Start of Extracted information
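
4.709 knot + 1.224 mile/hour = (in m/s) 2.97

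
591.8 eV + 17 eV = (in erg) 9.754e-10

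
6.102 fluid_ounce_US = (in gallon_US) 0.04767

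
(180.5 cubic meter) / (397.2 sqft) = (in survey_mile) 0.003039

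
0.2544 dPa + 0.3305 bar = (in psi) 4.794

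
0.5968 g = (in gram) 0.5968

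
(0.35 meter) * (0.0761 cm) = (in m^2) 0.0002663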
End of Extracted information
*Assigned task*.
When you reach the end of the data, write every line out again verbatim.

*Response area*.
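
4.709 knot + 1.224 mile/hour = (in m/s) 2.97

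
591.8 eV + 17 eV = (in erg) 9.754e-10

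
6.102 fluid_ounce_US = (in gallon_US) 0.04767

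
(180.5 cubic meter) / (397.2 sqft) = (in survey_mile) 0.003039

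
0.2544 dPa + 0.3305 bar = (in psi) 4.794

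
0.5968 g = (in gram) 0.5968

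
(0.35 meter) * (0.0761 cm) = (in m^2) 0.0002663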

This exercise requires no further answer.